Source data ::
= = = = =
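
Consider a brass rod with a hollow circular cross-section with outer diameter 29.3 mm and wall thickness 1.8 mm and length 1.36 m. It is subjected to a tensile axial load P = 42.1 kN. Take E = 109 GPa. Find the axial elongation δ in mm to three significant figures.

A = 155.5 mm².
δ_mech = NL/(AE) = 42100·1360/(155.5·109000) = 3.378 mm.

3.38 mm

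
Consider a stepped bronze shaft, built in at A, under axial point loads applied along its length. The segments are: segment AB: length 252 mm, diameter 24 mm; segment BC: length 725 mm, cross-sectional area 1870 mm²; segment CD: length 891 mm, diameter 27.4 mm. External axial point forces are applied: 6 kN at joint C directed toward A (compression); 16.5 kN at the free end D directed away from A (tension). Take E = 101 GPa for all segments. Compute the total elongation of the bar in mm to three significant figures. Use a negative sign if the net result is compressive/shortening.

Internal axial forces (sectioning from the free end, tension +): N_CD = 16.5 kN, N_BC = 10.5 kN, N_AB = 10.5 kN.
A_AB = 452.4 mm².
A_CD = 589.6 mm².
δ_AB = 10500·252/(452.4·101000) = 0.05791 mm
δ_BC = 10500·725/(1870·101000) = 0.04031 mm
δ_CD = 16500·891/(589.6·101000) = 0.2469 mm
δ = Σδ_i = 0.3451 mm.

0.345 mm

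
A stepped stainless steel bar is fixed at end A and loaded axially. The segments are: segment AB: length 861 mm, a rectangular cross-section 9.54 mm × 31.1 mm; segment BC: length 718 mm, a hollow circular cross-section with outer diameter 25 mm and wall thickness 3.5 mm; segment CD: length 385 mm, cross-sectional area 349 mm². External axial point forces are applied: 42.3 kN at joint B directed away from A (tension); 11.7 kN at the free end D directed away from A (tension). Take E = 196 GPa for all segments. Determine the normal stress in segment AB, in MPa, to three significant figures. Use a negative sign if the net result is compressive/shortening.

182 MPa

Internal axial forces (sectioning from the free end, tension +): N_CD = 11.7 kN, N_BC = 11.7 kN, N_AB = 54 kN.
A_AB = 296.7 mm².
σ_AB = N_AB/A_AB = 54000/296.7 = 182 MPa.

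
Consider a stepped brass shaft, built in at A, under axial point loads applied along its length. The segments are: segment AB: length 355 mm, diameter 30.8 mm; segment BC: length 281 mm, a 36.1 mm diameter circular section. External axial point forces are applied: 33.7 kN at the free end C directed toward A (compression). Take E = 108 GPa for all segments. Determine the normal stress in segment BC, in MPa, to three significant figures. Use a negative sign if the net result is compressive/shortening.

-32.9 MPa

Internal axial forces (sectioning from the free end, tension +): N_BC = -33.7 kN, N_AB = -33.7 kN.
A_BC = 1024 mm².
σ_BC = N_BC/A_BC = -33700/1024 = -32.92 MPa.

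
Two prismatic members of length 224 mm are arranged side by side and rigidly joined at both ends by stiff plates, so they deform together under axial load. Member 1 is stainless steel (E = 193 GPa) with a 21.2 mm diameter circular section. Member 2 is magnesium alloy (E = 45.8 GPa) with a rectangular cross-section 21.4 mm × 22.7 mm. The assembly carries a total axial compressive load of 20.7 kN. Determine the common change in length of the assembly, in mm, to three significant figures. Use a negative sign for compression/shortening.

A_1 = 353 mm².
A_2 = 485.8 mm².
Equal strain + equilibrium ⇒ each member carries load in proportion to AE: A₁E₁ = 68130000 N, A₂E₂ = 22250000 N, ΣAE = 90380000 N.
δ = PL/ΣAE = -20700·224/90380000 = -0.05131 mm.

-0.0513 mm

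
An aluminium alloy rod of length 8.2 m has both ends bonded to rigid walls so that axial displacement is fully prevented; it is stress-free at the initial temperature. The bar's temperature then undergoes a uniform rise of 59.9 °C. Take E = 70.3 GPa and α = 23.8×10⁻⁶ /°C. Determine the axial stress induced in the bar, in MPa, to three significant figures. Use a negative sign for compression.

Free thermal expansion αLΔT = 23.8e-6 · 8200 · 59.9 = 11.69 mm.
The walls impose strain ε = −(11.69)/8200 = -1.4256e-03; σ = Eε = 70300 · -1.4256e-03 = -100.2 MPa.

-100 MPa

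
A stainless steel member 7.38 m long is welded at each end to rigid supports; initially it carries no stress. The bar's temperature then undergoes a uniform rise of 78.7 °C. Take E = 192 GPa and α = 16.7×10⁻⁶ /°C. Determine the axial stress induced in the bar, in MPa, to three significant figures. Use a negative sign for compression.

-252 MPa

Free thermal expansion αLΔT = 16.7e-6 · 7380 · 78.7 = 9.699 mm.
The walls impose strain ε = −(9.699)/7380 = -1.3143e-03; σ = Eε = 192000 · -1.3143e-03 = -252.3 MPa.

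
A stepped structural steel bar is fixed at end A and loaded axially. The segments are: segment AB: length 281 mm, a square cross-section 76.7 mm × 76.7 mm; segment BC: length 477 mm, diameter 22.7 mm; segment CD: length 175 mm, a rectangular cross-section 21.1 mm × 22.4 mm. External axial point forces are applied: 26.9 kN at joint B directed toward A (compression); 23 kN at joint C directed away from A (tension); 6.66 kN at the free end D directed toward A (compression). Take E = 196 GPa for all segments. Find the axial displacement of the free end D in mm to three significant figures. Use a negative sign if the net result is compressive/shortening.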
= = = = =
Across the whole listing, every line must be copied exactly.

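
Consider a brass rod with a hollow circular cross-section with outer diameter 29.3 mm and wall thickness 1.8 mm and length 1.36 m. It is subjected to a tensile axial load P = 42.1 kN. Take E = 109 GPa. Find the axial elongation δ in mm to three significant figures.

A = 155.5 mm².
δ_mech = NL/(AE) = 42100·1360/(155.5·109000) = 3.378 mm.

3.38 mm

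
Consider a stepped bronze shaft, built in at A, under axial point loads applied along its length. The segments are: segment AB: length 252 mm, diameter 24 mm; segment BC: length 725 mm, cross-sectional area 1870 mm²; segment CD: length 891 mm, diameter 27.4 mm. External axial point forces are applied: 6 kN at joint C directed toward A (compression); 16.5 kN at the free end D directed away from A (tension). Take E = 101 GPa for all segments. Compute the total elongation of the bar in mm to three significant figures. Use a negative sign if the net result is compressive/shortening.

Internal axial forces (sectioning from the free end, tension +): N_CD = 16.5 kN, N_BC = 10.5 kN, N_AB = 10.5 kN.
A_AB = 452.4 mm².
A_CD = 589.6 mm².
δ_AB = 10500·252/(452.4·101000) = 0.05791 mm
δ_BC = 10500·725/(1870·101000) = 0.04031 mm
δ_CD = 16500·891/(589.6·101000) = 0.2469 mm
δ = Σδ_i = 0.3451 mm.

0.345 mm

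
A stepped stainless steel bar is fixed at end A and loaded axially. The segments are: segment AB: length 861 mm, a rectangular cross-section 9.54 mm × 31.1 mm; segment BC: length 718 mm, a hollow circular cross-section with outer diameter 25 mm and wall thickness 3.5 mm; segment CD: length 385 mm, cross-sectional area 349 mm². External axial point forces are applied: 42.3 kN at joint B directed away from A (tension); 11.7 kN at the free end D directed away from A (tension). Take E = 196 GPa for all segments. Determine the normal stress in segment AB, in MPa, to three significant figures. Use a negative sign if the net result is compressive/shortening.

182 MPa

Internal axial forces (sectioning from the free end, tension +): N_CD = 11.7 kN, N_BC = 11.7 kN, N_AB = 54 kN.
A_AB = 296.7 mm².
σ_AB = N_AB/A_AB = 54000/296.7 = 182 MPa.

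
Consider a stepped brass shaft, built in at A, under axial point loads applied along its length. The segments are: segment AB: length 355 mm, diameter 30.8 mm; segment BC: length 281 mm, a 36.1 mm diameter circular section. External axial point forces are applied: 33.7 kN at the free end C directed toward A (compression). Take E = 108 GPa for all segments. Determine the normal stress in segment BC, in MPa, to three significant figures. Use a negative sign if the net result is compressive/shortening.

-32.9 MPa

Internal axial forces (sectioning from the free end, tension +): N_BC = -33.7 kN, N_AB = -33.7 kN.
A_BC = 1024 mm².
σ_BC = N_BC/A_BC = -33700/1024 = -32.92 MPa.

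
Two prismatic members of length 224 mm are arranged side by side and rigidly joined at both ends by stiff plates, so they deform together under axial load. Member 1 is stainless steel (E = 193 GPa) with a 21.2 mm diameter circular section. Member 2 is magnesium alloy (E = 45.8 GPa) with a rectangular cross-section 21.4 mm × 22.7 mm. The assembly carries a total axial compressive load of 20.7 kN. Determine the common change in length of the assembly, in mm, to three significant figures. Use a negative sign for compression/shortening.

A_1 = 353 mm².
A_2 = 485.8 mm².
Equal strain + equilibrium ⇒ each member carries load in proportion to AE: A₁E₁ = 68130000 N, A₂E₂ = 22250000 N, ΣAE = 90380000 N.
δ = PL/ΣAE = -20700·224/90380000 = -0.05131 mm.

-0.0513 mm

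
An aluminium alloy rod of length 8.2 m has both ends bonded to rigid walls so that axial displacement is fully prevented; it is stress-free at the initial temperature. The bar's temperature then undergoes a uniform rise of 59.9 °C. Take E = 70.3 GPa and α = 23.8×10⁻⁶ /°C. Determine the axial stress induced in the bar, in MPa, to three significant figures. Use a negative sign for compression.

Free thermal expansion αLΔT = 23.8e-6 · 8200 · 59.9 = 11.69 mm.
The walls impose strain ε = −(11.69)/8200 = -1.4256e-03; σ = Eε = 70300 · -1.4256e-03 = -100.2 MPa.

-100 MPa

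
A stainless steel member 7.38 m long is welded at each end to rigid supports; initially it carries no stress. The bar's temperature then undergoes a uniform rise of 78.7 °C. Take E = 192 GPa and α = 16.7×10⁻⁶ /°C. Determine the axial stress induced in the bar, in MPa, to three significant figures. Use a negative sign for compression.

-252 MPa

Free thermal expansion αLΔT = 16.7e-6 · 7380 · 78.7 = 9.699 mm.
The walls impose strain ε = −(9.699)/7380 = -1.3143e-03; σ = Eε = 192000 · -1.3143e-03 = -252.3 MPa.

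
A stepped structural steel bar is fixed at end A and loaded axially. The segments are: segment AB: length 281 mm, a square cross-section 76.7 mm × 76.7 mm; segment BC: length 477 mm, diameter 22.7 mm; segment CD: length 175 mm, a rectangular cross-section 21.1 mm × 22.4 mm. External axial point forces are applied: 26.9 kN at joint B directed toward A (compression); 23 kN at joint C directed away from A (tension); 6.66 kN at the free end D directed toward A (compression). Take E = 196 GPa for all segments. Find the axial displacement of the free end D in mm to three significant figures. Use a negative sign if the net result is compressive/shortening.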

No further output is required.